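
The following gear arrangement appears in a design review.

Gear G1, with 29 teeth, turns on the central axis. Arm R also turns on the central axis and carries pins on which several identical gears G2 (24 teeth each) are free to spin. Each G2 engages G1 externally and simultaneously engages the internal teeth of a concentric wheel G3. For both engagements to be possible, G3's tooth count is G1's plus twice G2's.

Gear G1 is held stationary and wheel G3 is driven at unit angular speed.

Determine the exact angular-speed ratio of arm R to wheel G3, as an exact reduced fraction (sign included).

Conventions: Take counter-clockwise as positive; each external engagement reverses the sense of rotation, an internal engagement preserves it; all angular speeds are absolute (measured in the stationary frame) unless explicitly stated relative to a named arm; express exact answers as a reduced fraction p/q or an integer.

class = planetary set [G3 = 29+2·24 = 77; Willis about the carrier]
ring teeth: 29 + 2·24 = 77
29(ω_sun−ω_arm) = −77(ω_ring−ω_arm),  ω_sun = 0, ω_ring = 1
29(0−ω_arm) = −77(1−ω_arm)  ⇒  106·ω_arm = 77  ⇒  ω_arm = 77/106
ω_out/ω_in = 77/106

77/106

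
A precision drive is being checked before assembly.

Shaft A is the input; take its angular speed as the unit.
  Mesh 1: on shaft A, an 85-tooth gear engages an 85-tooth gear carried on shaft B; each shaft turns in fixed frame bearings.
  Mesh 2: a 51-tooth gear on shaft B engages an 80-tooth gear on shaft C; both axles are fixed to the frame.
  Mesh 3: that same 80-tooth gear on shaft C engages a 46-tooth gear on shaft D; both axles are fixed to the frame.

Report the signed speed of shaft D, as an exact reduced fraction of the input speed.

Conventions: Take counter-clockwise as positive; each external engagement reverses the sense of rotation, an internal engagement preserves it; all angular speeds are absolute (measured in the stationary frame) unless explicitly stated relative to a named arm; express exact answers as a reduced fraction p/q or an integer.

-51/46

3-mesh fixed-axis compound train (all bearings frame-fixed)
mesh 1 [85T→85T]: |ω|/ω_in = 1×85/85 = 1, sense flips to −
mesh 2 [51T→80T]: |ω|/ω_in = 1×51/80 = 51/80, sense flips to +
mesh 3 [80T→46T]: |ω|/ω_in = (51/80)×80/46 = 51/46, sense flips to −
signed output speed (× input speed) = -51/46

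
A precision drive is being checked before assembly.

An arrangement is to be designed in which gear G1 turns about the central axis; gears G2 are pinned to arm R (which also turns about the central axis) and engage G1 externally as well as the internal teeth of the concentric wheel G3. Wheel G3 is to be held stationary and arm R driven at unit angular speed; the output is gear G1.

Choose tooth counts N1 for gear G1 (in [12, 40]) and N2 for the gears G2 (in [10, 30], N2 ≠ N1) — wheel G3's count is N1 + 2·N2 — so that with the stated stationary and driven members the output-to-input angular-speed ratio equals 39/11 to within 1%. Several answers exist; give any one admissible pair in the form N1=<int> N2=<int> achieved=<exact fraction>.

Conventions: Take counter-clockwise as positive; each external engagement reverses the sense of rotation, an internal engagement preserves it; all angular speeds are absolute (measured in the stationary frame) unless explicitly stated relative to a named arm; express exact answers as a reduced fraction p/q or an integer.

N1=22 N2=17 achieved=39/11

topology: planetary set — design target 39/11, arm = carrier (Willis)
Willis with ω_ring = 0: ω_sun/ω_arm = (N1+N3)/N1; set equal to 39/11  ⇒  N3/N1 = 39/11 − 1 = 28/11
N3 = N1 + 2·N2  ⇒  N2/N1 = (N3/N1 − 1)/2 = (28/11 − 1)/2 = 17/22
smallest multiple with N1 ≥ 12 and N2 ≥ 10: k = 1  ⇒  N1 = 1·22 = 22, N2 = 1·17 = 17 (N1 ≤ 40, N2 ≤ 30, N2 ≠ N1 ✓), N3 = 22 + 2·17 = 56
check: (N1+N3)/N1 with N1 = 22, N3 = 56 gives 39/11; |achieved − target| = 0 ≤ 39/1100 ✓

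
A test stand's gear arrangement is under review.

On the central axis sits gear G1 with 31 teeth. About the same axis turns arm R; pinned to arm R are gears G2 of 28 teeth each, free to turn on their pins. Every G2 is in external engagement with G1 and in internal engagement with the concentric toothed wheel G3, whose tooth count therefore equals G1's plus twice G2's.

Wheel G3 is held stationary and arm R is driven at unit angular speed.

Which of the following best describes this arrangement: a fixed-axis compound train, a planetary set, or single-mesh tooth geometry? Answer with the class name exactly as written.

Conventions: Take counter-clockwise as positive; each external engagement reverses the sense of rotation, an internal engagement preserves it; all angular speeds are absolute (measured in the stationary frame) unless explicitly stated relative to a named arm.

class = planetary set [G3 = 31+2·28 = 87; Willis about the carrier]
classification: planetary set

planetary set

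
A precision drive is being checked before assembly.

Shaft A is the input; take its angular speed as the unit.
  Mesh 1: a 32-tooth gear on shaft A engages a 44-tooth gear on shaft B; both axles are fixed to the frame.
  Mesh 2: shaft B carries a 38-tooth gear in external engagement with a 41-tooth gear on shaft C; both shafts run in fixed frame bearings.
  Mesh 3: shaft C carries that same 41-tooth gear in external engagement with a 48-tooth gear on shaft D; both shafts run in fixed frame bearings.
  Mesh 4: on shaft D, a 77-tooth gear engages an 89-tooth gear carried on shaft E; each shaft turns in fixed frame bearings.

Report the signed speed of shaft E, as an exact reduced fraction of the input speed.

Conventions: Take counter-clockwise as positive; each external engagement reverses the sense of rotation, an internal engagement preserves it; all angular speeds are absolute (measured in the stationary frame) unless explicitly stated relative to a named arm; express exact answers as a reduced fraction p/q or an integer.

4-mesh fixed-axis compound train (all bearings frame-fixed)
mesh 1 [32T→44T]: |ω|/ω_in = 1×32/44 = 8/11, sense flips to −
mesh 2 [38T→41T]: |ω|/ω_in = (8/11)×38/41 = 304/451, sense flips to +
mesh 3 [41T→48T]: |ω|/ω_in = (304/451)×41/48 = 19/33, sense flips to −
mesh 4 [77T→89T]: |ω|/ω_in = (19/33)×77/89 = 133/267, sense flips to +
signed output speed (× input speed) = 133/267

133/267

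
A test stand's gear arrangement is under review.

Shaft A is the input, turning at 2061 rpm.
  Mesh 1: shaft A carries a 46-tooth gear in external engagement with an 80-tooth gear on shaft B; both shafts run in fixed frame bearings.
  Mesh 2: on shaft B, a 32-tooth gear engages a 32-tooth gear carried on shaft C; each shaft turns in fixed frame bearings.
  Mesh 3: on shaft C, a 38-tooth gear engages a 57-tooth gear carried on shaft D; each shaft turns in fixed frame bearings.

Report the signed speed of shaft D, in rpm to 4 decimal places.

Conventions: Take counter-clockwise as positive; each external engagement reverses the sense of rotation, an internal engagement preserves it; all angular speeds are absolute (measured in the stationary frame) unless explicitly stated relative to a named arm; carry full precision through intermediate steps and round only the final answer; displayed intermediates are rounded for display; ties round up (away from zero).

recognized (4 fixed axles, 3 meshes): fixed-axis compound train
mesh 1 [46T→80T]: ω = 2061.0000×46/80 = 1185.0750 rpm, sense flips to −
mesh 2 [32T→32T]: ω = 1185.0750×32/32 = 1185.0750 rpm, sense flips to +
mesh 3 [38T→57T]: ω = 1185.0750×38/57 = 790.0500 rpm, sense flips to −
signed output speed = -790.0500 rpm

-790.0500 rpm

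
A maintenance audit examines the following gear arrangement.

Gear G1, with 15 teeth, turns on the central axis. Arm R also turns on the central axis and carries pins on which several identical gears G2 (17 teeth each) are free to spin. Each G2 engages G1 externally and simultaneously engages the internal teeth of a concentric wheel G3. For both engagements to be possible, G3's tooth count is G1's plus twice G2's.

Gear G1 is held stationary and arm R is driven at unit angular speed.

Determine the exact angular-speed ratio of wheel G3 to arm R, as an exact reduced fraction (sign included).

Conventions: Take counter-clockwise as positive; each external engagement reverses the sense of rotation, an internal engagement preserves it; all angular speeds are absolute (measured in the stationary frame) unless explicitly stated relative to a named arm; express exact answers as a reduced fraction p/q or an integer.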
:::
* What is being asked
Give again, word for word, the records from their first line to the one with "Determine the exact angular-speed ratio of arm", and leave out all else.

* Exercise output
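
The following gear arrangement appears in a design review.

Gear G1, with 29 teeth, turns on the central axis. Arm R also turns on the central axis and carries pins on which several identical gears G2 (24 teeth each) are free to spin. Each G2 engages G1 externally and simultaneously engages the internal teeth of a concentric wheel G3. For both engagements to be possible, G3's tooth count is G1's plus twice G2's.

Gear G1 is held stationary and wheel G3 is driven at unit angular speed.

Determine the exact angular-speed ratio of arm R to wheel G3, as an exact reduced fraction (sign included).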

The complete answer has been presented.